What you are asked to do: The expected output is each line in the data below that includes the string "word".

====== Data for this exercise ======

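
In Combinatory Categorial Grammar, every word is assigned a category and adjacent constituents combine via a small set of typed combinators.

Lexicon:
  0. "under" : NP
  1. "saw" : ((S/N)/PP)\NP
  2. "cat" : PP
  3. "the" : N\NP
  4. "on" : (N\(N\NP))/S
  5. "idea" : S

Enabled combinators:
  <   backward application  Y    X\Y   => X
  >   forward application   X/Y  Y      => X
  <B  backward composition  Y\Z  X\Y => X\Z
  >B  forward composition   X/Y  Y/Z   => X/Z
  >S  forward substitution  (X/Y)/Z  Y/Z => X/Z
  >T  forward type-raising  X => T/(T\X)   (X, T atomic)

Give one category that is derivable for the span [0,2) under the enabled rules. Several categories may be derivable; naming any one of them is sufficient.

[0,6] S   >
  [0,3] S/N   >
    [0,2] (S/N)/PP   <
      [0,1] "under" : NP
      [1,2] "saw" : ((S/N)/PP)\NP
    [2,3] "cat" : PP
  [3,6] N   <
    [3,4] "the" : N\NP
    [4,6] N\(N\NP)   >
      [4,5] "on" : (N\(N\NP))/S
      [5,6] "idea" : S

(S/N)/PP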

======
====== Data for this exercise ======

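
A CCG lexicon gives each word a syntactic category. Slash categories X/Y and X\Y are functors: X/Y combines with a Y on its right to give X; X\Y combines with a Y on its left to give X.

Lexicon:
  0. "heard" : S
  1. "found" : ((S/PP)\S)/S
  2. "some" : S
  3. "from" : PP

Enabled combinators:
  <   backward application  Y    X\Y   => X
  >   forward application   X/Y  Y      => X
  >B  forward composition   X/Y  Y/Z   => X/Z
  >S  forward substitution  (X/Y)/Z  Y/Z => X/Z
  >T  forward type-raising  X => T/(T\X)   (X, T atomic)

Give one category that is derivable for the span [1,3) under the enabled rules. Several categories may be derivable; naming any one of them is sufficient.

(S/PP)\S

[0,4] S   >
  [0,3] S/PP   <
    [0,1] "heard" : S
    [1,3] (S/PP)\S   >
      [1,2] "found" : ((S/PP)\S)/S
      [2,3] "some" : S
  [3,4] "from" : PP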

======
====== Data for this exercise ======

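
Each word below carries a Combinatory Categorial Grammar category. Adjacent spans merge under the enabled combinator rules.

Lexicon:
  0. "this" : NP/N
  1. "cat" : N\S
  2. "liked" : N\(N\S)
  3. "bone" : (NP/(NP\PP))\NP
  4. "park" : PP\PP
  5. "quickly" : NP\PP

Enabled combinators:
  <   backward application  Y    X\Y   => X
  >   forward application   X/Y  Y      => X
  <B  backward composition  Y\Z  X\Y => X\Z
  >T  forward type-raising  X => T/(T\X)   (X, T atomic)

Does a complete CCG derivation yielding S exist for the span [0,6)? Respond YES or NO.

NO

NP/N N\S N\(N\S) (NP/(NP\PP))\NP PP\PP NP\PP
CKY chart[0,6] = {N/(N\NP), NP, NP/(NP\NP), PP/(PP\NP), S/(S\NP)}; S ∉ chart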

======

Exercise result:
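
In Combinatory Categorial Grammar, every word is assigned a category and adjacent constituents combine via a small set of typed combinators.
A CCG lexicon gives each word a syntactic category. Slash categories X/Y and X\Y are functors: X/Y combines with a Y on its right to give X; X\Y combines with a Y on its left to give X.
Each word below carries a Combinatory Categorial Grammar category. Adjacent spans merge under the enabled combinator rules.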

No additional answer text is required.